*** Opening DATA RECORDS ***

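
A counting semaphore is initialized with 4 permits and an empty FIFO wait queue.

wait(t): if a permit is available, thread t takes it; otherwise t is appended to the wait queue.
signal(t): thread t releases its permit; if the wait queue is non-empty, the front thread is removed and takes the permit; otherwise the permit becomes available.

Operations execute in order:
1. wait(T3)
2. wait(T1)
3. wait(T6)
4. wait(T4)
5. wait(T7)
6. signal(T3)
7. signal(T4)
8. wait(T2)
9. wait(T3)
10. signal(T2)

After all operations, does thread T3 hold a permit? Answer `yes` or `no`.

Answer: yes

Derivation:
Step 1: wait(T3) -> count=3 queue=[] holders={T3}
Step 2: wait(T1) -> count=2 queue=[] holders={T1,T3}
Step 3: wait(T6) -> count=1 queue=[] holders={T1,T3,T6}
Step 4: wait(T4) -> count=0 queue=[] holders={T1,T3,T4,T6}
Step 5: wait(T7) -> count=0 queue=[T7] holders={T1,T3,T4,T6}
Step 6: signal(T3) -> count=0 queue=[] holders={T1,T4,T6,T7}
Step 7: signal(T4) -> count=1 queue=[] holders={T1,T6,T7}
Step 8: wait(T2) -> count=0 queue=[] holders={T1,T2,T6,T7}
Step 9: wait(T3) -> count=0 queue=[T3] holders={T1,T2,T6,T7}
Step 10: signal(T2) -> count=0 queue=[] holders={T1,T3,T6,T7}
Final holders: {T1,T3,T6,T7} -> T3 in holders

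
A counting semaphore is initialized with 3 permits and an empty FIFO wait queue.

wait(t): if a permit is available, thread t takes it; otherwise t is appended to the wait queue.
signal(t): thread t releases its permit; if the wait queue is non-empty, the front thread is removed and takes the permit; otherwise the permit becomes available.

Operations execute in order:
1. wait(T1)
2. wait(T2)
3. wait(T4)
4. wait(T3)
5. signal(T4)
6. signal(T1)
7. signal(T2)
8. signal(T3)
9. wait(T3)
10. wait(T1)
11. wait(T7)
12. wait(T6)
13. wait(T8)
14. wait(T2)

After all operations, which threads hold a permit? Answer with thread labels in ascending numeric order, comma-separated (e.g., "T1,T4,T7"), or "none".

Answer: T1,T3,T7

Derivation:
Step 1: wait(T1) -> count=2 queue=[] holders={T1}
Step 2: wait(T2) -> count=1 queue=[] holders={T1,T2}
Step 3: wait(T4) -> count=0 queue=[] holders={T1,T2,T4}
Step 4: wait(T3) -> count=0 queue=[T3] holders={T1,T2,T4}
Step 5: signal(T4) -> count=0 queue=[] holders={T1,T2,T3}
Step 6: signal(T1) -> count=1 queue=[] holders={T2,T3}
Step 7: signal(T2) -> count=2 queue=[] holders={T3}
Step 8: signal(T3) -> count=3 queue=[] holders={none}
Step 9: wait(T3) -> count=2 queue=[] holders={T3}
Step 10: wait(T1) -> count=1 queue=[] holders={T1,T3}
Step 11: wait(T7) -> count=0 queue=[] holders={T1,T3,T7}
Step 12: wait(T6) -> count=0 queue=[T6] holders={T1,T3,T7}
Step 13: wait(T8) -> count=0 queue=[T6,T8] holders={T1,T3,T7}
Step 14: wait(T2) -> count=0 queue=[T6,T8,T2] holders={T1,T3,T7}
Final holders: T1,T3,T7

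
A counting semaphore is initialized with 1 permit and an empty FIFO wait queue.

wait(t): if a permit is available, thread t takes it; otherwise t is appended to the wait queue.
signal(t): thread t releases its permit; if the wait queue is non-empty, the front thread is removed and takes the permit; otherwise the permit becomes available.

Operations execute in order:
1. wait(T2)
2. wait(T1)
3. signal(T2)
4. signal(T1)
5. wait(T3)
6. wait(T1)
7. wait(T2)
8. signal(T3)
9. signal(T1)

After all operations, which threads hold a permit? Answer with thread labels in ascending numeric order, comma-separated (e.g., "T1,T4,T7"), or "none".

Step 1: wait(T2) -> count=0 queue=[] holders={T2}
Step 2: wait(T1) -> count=0 queue=[T1] holders={T2}
Step 3: signal(T2) -> count=0 queue=[] holders={T1}
Step 4: signal(T1) -> count=1 queue=[] holders={none}
Step 5: wait(T3) -> count=0 queue=[] holders={T3}
Step 6: wait(T1) -> count=0 queue=[T1] holders={T3}
Step 7: wait(T2) -> count=0 queue=[T1,T2] holders={T3}
Step 8: signal(T3) -> count=0 queue=[T2] holders={T1}
Step 9: signal(T1) -> count=0 queue=[] holders={T2}
Final holders: T2

Answer: T2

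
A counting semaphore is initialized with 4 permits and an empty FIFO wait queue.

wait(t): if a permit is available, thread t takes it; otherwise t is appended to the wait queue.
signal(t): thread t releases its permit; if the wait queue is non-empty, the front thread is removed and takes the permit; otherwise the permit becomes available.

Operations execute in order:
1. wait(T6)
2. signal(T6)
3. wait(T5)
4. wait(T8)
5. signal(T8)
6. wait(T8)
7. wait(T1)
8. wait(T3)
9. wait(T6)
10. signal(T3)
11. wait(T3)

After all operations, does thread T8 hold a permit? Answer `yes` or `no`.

Answer: yes

Derivation:
Step 1: wait(T6) -> count=3 queue=[] holders={T6}
Step 2: signal(T6) -> count=4 queue=[] holders={none}
Step 3: wait(T5) -> count=3 queue=[] holders={T5}
Step 4: wait(T8) -> count=2 queue=[] holders={T5,T8}
Step 5: signal(T8) -> count=3 queue=[] holders={T5}
Step 6: wait(T8) -> count=2 queue=[] holders={T5,T8}
Step 7: wait(T1) -> count=1 queue=[] holders={T1,T5,T8}
Step 8: wait(T3) -> count=0 queue=[] holders={T1,T3,T5,T8}
Step 9: wait(T6) -> count=0 queue=[T6] holders={T1,T3,T5,T8}
Step 10: signal(T3) -> count=0 queue=[] holders={T1,T5,T6,T8}
Step 11: wait(T3) -> count=0 queue=[T3] holders={T1,T5,T6,T8}
Final holders: {T1,T5,T6,T8} -> T8 in holders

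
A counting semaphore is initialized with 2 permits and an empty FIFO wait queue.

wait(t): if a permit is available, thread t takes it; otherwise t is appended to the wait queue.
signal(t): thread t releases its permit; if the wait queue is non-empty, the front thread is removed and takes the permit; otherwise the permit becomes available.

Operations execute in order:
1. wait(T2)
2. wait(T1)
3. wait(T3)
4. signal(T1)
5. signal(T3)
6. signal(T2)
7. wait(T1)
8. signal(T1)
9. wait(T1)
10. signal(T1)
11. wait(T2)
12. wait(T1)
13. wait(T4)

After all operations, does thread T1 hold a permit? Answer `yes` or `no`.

Answer: yes

Derivation:
Step 1: wait(T2) -> count=1 queue=[] holders={T2}
Step 2: wait(T1) -> count=0 queue=[] holders={T1,T2}
Step 3: wait(T3) -> count=0 queue=[T3] holders={T1,T2}
Step 4: signal(T1) -> count=0 queue=[] holders={T2,T3}
Step 5: signal(T3) -> count=1 queue=[] holders={T2}
Step 6: signal(T2) -> count=2 queue=[] holders={none}
Step 7: wait(T1) -> count=1 queue=[] holders={T1}
Step 8: signal(T1) -> count=2 queue=[] holders={none}
Step 9: wait(T1) -> count=1 queue=[] holders={T1}
Step 10: signal(T1) -> count=2 queue=[] holders={none}
Step 11: wait(T2) -> count=1 queue=[] holders={T2}
Step 12: wait(T1) -> count=0 queue=[] holders={T1,T2}
Step 13: wait(T4) -> count=0 queue=[T4] holders={T1,T2}
Final holders: {T1,T2} -> T1 in holders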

*** Closing DATA RECORDS ***

→ **WORK TASK**: A bare number is required: the count of lines above with the string "semaphore".

→ **RESULT OF THE EXERCISE**: 5